Directions for this task.
Repeat each entry verbatim.

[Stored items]
------------------------------------------------
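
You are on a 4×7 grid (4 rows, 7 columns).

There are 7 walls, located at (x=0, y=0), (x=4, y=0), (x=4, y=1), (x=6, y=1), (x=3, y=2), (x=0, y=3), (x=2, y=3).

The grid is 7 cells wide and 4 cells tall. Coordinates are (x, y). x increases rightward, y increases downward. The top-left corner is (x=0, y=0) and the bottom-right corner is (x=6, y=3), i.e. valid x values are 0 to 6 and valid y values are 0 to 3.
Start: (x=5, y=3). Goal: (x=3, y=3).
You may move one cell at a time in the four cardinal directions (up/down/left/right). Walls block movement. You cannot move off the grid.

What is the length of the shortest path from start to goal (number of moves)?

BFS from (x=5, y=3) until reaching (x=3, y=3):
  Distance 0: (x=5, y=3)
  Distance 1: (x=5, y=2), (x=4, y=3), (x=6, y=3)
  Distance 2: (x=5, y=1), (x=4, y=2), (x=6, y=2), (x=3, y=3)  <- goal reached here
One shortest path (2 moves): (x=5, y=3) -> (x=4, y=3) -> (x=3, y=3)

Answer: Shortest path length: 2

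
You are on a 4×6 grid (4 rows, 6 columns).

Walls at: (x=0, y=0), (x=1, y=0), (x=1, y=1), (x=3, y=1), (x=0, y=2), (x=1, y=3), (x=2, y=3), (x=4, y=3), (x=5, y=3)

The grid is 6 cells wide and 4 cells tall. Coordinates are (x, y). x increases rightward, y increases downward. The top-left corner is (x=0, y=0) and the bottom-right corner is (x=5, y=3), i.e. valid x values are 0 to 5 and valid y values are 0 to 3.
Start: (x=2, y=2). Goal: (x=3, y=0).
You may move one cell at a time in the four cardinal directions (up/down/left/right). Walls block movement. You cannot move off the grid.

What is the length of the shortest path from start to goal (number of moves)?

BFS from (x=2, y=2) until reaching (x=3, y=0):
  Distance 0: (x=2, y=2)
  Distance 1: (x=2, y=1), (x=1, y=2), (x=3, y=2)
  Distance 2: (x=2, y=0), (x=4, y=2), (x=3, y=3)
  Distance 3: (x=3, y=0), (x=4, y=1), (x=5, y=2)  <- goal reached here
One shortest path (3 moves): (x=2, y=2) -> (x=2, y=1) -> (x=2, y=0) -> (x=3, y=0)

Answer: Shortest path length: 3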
------------------------------------------------
Written solution.
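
You are on a 4×7 grid (4 rows, 7 columns).

There are 7 walls, located at (x=0, y=0), (x=4, y=0), (x=4, y=1), (x=6, y=1), (x=3, y=2), (x=0, y=3), (x=2, y=3).

The grid is 7 cells wide and 4 cells tall. Coordinates are (x, y). x increases rightward, y increases downward. The top-left corner is (x=0, y=0) and the bottom-right corner is (x=6, y=3), i.e. valid x values are 0 to 6 and valid y values are 0 to 3.
Start: (x=5, y=3). Goal: (x=3, y=3).
You may move one cell at a time in the four cardinal directions (up/down/left/right). Walls block movement. You cannot move off the grid.

What is the length of the shortest path from start to goal (number of moves)?

BFS from (x=5, y=3) until reaching (x=3, y=3):
  Distance 0: (x=5, y=3)
  Distance 1: (x=5, y=2), (x=4, y=3), (x=6, y=3)
  Distance 2: (x=5, y=1), (x=4, y=2), (x=6, y=2), (x=3, y=3)  <- goal reached here
One shortest path (2 moves): (x=5, y=3) -> (x=4, y=3) -> (x=3, y=3)

Answer: Shortest path length: 2

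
You are on a 4×6 grid (4 rows, 6 columns).

Walls at: (x=0, y=0), (x=1, y=0), (x=1, y=1), (x=3, y=1), (x=0, y=2), (x=1, y=3), (x=2, y=3), (x=4, y=3), (x=5, y=3)

The grid is 6 cells wide and 4 cells tall. Coordinates are (x, y). x increases rightward, y increases downward. The top-left corner is (x=0, y=0) and the bottom-right corner is (x=5, y=3), i.e. valid x values are 0 to 5 and valid y values are 0 to 3.
Start: (x=2, y=2). Goal: (x=3, y=0).
You may move one cell at a time in the four cardinal directions (up/down/left/right). Walls block movement. You cannot move off the grid.

What is the length of the shortest path from start to goal (number of moves)?

BFS from (x=2, y=2) until reaching (x=3, y=0):
  Distance 0: (x=2, y=2)
  Distance 1: (x=2, y=1), (x=1, y=2), (x=3, y=2)
  Distance 2: (x=2, y=0), (x=4, y=2), (x=3, y=3)
  Distance 3: (x=3, y=0), (x=4, y=1), (x=5, y=2)  <- goal reached here
One shortest path (3 moves): (x=2, y=2) -> (x=2, y=1) -> (x=2, y=0) -> (x=3, y=0)

Answer: Shortest path length: 3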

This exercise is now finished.